[Start of section]

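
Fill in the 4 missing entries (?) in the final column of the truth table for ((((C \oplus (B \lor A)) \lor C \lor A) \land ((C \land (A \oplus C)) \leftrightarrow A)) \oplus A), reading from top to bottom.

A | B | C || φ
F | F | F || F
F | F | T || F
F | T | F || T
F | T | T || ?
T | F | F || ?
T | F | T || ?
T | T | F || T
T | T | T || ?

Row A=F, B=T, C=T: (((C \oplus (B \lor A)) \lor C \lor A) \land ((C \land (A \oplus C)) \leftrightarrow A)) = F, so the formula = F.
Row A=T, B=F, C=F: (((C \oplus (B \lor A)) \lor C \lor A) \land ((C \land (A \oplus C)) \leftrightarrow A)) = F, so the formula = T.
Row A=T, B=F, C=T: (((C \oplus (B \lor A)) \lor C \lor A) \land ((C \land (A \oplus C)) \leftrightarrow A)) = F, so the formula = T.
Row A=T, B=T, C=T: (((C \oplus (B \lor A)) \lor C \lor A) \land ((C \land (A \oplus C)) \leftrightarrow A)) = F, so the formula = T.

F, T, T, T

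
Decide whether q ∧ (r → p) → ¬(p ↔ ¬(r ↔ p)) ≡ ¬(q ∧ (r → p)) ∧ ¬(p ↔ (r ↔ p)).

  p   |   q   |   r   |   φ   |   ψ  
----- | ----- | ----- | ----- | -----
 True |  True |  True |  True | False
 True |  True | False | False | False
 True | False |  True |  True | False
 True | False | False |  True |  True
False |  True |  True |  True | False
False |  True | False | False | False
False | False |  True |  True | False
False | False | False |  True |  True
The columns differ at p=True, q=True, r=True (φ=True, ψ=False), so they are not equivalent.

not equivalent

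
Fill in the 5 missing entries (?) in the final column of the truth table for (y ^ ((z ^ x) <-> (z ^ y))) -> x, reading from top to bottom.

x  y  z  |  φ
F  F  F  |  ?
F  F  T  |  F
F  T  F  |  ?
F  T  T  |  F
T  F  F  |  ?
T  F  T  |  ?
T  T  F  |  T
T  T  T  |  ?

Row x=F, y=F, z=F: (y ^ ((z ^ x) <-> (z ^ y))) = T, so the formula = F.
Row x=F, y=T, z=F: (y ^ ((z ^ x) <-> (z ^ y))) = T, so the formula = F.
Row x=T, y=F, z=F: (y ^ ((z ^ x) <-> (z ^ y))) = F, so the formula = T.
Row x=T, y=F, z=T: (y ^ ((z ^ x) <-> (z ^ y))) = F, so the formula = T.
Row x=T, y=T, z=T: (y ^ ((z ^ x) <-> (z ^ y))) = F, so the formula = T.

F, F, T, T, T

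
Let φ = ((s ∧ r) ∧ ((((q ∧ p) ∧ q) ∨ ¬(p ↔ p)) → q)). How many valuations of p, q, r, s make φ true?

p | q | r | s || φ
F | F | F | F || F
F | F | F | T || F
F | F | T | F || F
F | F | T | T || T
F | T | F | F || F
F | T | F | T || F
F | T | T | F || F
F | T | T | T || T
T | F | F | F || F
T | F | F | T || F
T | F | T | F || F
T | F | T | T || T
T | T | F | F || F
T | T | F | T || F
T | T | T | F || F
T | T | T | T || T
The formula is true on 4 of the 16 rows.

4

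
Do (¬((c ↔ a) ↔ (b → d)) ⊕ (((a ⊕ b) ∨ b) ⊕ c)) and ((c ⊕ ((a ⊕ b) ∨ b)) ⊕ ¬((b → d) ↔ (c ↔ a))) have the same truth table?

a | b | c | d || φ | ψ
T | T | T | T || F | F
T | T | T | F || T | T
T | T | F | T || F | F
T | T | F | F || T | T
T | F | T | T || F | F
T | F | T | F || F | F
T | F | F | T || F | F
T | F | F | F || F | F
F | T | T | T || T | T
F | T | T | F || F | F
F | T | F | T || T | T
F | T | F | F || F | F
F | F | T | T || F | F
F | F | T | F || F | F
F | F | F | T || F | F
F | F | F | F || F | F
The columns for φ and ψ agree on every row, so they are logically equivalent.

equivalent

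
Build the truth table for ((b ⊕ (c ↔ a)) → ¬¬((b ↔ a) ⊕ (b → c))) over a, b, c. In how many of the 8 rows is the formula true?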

[End of section]

● **How to complete this task**: Filter the records above for lines with "from".

● **Response for this exercise**:
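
Fill in the 4 missing entries (?) in the final column of the truth table for ((((C \oplus (B \lor A)) \lor C \lor A) \land ((C \land (A \oplus C)) \leftrightarrow A)) \oplus A), reading from top to bottom.
Fill in the 5 missing entries (?) in the final column of the truth table for (y ^ ((z ^ x) <-> (z ^ y))) -> x, reading from top to bottom.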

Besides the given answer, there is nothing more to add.